Goal of the exercise:
Write out exactly, please, the lines from the one containing "Consider a circular" to the end of the material.

Provided data:
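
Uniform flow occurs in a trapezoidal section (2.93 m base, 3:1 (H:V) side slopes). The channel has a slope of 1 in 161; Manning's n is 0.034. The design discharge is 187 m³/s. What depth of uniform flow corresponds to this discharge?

y_n = 3.68 m

Manning's equation rearranged: A R^(2/3) = nQ / (1·√S) = 0.034 × 187 / (√0.006211) = 80.67.
Try y = 3.12 m: A R^(2/3) = 54.45 — too small.
Try y = 4.6 m: A R^(2/3) = 138.1 — too large.
Try y = 3.68 m: A R^(2/3) = 80.57 — close enough.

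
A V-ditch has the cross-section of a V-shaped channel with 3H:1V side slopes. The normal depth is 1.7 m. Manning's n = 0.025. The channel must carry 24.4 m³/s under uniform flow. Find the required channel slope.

For a triangular section with side slope z = 3: A = zy² = 3×1.7² = 8.67 m²; P = 2y√(1+z²) = 2×1.7×3.162 = 10.75 m.
Hydraulic radius R = A/P = 8.67/10.75 = 0.8064 m.
From Manning's equation, S = [nQ / (1 A R^(2/3))]² = [0.025 × 24.4 / (1 × 8.67 × 0.8064^(2/3))]² = 0.0066.

S = 0.0066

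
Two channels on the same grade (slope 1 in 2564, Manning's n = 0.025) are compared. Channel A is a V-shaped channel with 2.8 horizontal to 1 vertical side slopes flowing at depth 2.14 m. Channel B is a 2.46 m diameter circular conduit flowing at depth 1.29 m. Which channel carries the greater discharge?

Channel A: For a triangular section with side slope z = 2.8: A = zy² = 2.8×2.14² = 12.82 m²; P = 2y√(1+z²) = 2×2.14×2.973 = 12.73 m. Hydraulic radius R = A/P = 12.82/12.73 = 1.008 m. Q_A = (1/0.025)·12.82·1.008^(2/3)·√0.00039 = 10.18 m³/s.
Channel B: For a circular section of diameter D = 2.46 m at depth y = 1.29 m, the central angle is θ = 2 arccos(1 − 2y/D) = 3.239 rad. Then A = (D²/8)(θ − sin θ) = 2.524 m² and P = Dθ/2 = 3.984 m. Hydraulic radius R = A/P = 2.524/3.984 = 0.6335 m. Q_B = (1/0.025)·2.524·0.6335^(2/3)·√0.00039 = 1.471 m³/s.
Q_A = 10.18 m³/s vs Q_B = 1.471 m³/s, so channel A carries more.

channel A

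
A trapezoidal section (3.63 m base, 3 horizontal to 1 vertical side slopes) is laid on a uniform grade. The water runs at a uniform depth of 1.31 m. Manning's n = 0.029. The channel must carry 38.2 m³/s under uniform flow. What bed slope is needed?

S = 0.016

With bottom width b = 3.63 m and side slope z = 3: A = (b + zy)y = (3.63 + 3×1.31)×1.31 = 9.904 m²; P = b + 2y√(1+z²) = 3.63 + 2×1.31×3.162 = 11.92 m.
Hydraulic radius R = A/P = 9.904/11.92 = 0.8312 m.
From Manning's equation, S = [nQ / (1 A R^(2/3))]² = [0.029 × 38.2 / (1 × 9.904 × 0.8312^(2/3))]² = 0.016.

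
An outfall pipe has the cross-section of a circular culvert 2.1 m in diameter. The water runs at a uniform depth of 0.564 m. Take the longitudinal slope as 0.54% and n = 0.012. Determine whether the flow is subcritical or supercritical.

supercritical

For a circular section of diameter D = 2.1 m at depth y = 0.564 m, the central angle is θ = 2 arccos(1 − 2y/D) = 2.179 rad. Then A = (D²/8)(θ − sin θ) = 0.7489 m² and P = Dθ/2 = 2.288 m.
Hydraulic radius R = A/P = 0.7489/2.288 = 0.3273 m.
V = (1/n) R^(2/3) √S = (1/0.012) × 0.3273^(2/3) × √0.0054 = 2.908 m/s. Hydraulic depth D_h = A/T = 0.7489/1.862 = 0.4023 m.
Froude number Fr = V/√(g·D_h) = 2.908/√(9.81×0.4023) = 1.46, which is greater than 1, so the flow is supercritical.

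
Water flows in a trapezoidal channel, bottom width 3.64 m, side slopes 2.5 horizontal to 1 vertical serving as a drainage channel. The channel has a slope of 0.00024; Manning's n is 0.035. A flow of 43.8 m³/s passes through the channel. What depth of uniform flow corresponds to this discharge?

y_n = 4.14 m

Manning's equation rearranged: A R^(2/3) = nQ / (1·√S) = 0.035 × 43.8 / (√0.00024) = 98.95.
Try y = 4.72 m: A R^(2/3) = 134.5 — over.
Try y = 3.52 m: A R^(2/3) = 68.06 — short.
Try y = 4.14 m: A R^(2/3) = 98.96 — matches.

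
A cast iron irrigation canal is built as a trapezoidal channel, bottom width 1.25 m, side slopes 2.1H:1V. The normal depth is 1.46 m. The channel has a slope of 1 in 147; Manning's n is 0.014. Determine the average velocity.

With bottom width b = 1.25 m and side slope z = 2.1: A = (b + zy)y = (1.25 + 2.1×1.46)×1.46 = 6.301 m²; P = b + 2y√(1+z²) = 1.25 + 2×1.46×2.326 = 8.042 m.
Hydraulic radius R = A/P = 6.301/8.042 = 0.7836 m.
From Manning's equation, V = (1/n) R^(2/3) S^(1/2) = (1/0.014) × 0.7836^(2/3) × 0.006803^(1/2) = 5.01 m/s.

V = 5.01 m/s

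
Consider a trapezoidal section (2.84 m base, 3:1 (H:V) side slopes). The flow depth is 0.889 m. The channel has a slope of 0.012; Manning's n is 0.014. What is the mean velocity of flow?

With bottom width b = 2.84 m and side slope z = 3: A = (b + zy)y = (2.84 + 3×0.889)×0.889 = 4.896 m²; P = b + 2y√(1+z²) = 2.84 + 2×0.889×3.162 = 8.463 m.
Hydraulic radius R = A/P = 4.896/8.463 = 0.5785 m.
From Manning's equation, V = (1/n) R^(2/3) S^(1/2) = (1/0.014) × 0.5785^(2/3) × 0.012^(1/2) = 5.43 m/s.

V = 5.43 m/s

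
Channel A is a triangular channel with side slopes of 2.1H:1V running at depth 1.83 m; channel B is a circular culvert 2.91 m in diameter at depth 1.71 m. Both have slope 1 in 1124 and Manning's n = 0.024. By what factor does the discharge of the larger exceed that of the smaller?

Channel A: For a triangular section with side slope z = 2.1: A = zy² = 2.1×1.83² = 7.033 m²; P = 2y√(1+z²) = 2×1.83×2.326 = 8.513 m. Hydraulic radius R = A/P = 7.033/8.513 = 0.8261 m. Q_A = (1/0.024)·7.033·0.8261^(2/3)·√0.0008897 = 7.695 m³/s.
Channel B: For a circular section of diameter D = 2.91 m at depth y = 1.71 m, the central angle is θ = 2 arccos(1 − 2y/D) = 3.494 rad. Then A = (D²/8)(θ − sin θ) = 4.064 m² and P = Dθ/2 = 5.084 m. Hydraulic radius R = A/P = 4.064/5.084 = 0.7994 m. Q_B = (1/0.024)·4.064·0.7994^(2/3)·√0.0008897 = 4.35 m³/s.
The larger discharge is 7.695 m³/s and the smaller is 4.35 m³/s; the ratio is 1.77.

1.77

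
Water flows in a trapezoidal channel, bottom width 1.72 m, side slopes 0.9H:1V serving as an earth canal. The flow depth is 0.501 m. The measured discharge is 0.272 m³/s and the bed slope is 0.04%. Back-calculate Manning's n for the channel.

With bottom width b = 1.72 m and side slope z = 0.9: A = (b + zy)y = (1.72 + 0.9×0.501)×0.501 = 1.088 m²; P = b + 2y√(1+z²) = 1.72 + 2×0.501×1.345 = 3.068 m.
Hydraulic radius R = A/P = 1.088/3.068 = 0.3545 m.
Rearranging Manning's equation: n = (1/Q) A R^(2/3) S^(1/2) = (1/0.272) × 1.088 × 0.3545^(2/3) × √0.0004 = 0.0401.

n = 0.0401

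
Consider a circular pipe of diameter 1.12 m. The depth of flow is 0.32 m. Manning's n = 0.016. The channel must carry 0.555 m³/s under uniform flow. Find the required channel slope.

For a circular section of diameter D = 1.12 m at depth y = 0.32 m, the central angle is θ = 2 arccos(1 − 2y/D) = 2.256 rad. Then A = (D²/8)(θ − sin θ) = 0.2323 m² and P = Dθ/2 = 1.263 m.
Hydraulic radius R = A/P = 0.2323/1.263 = 0.1839 m.
From Manning's equation, S = [nQ / (1 A R^(2/3))]² = [0.016 × 0.555 / (1 × 0.2323 × 0.1839^(2/3))]² = 0.014.

S = 0.014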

Final answer:
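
Consider a circular pipe of diameter 1.12 m. The depth of flow is 0.32 m. Manning's n = 0.016. The channel must carry 0.555 m³/s under uniform flow. Find the required channel slope.

For a circular section of diameter D = 1.12 m at depth y = 0.32 m, the central angle is θ = 2 arccos(1 − 2y/D) = 2.256 rad. Then A = (D²/8)(θ − sin θ) = 0.2323 m² and P = Dθ/2 = 1.263 m.
Hydraulic radius R = A/P = 0.2323/1.263 = 0.1839 m.
From Manning's equation, S = [nQ / (1 A R^(2/3))]² = [0.016 × 0.555 / (1 × 0.2323 × 0.1839^(2/3))]² = 0.014.

S = 0.014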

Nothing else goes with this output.